## [Action item]
Please copy out every line in the entries that includes the word "covers".
── Records shown
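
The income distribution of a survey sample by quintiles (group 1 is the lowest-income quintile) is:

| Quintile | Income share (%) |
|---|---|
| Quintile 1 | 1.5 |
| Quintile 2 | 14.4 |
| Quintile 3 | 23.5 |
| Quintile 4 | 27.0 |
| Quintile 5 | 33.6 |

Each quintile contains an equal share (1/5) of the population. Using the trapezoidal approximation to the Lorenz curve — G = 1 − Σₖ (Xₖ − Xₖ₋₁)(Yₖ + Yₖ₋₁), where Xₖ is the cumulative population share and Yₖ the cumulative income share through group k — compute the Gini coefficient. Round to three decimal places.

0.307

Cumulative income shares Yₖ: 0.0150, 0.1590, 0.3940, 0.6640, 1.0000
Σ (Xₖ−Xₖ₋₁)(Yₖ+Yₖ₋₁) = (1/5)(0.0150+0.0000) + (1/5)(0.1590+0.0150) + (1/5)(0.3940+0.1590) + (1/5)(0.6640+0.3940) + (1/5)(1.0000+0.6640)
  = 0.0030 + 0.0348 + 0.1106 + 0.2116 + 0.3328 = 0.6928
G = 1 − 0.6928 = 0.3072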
────
── Records shown
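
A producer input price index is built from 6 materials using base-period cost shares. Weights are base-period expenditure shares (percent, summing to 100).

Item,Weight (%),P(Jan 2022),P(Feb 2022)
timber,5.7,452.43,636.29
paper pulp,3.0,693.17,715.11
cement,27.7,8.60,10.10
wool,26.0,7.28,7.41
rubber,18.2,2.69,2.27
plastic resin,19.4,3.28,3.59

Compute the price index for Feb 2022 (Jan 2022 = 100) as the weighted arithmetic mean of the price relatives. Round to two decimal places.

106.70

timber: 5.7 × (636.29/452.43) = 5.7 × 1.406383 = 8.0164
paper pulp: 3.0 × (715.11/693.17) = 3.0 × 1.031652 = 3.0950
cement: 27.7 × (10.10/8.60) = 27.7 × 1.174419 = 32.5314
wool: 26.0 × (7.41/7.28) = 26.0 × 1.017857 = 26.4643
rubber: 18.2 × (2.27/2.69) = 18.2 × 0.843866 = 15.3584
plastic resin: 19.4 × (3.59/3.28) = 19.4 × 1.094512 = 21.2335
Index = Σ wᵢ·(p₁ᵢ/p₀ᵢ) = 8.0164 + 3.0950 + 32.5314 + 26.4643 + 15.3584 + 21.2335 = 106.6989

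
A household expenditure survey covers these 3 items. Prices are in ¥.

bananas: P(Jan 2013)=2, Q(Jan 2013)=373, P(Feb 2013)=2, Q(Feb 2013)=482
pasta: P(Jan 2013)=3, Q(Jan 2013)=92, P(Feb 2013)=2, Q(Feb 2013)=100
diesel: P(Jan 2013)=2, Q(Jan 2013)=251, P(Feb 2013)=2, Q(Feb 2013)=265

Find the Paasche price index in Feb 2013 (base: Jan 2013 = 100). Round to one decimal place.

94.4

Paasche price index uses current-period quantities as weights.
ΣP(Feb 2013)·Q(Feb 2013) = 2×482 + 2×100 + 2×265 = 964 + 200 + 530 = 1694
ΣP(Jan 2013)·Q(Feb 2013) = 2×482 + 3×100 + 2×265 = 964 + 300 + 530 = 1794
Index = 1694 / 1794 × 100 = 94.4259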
────
── Records shown
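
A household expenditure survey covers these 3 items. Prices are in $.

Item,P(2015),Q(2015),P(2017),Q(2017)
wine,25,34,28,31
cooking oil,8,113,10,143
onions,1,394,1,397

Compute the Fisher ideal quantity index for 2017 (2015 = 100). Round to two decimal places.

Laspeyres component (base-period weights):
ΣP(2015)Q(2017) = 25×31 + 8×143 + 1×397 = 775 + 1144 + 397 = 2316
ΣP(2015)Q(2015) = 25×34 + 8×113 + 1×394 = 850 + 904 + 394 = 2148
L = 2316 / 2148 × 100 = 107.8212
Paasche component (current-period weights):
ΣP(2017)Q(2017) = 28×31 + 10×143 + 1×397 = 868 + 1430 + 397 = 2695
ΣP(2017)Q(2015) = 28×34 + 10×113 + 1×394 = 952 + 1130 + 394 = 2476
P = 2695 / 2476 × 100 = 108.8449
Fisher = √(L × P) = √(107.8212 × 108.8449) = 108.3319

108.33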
────
## [Reply to the task]
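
A household expenditure survey covers these 3 items. Prices are in ¥.
A household expenditure survey covers these 3 items. Prices are in $.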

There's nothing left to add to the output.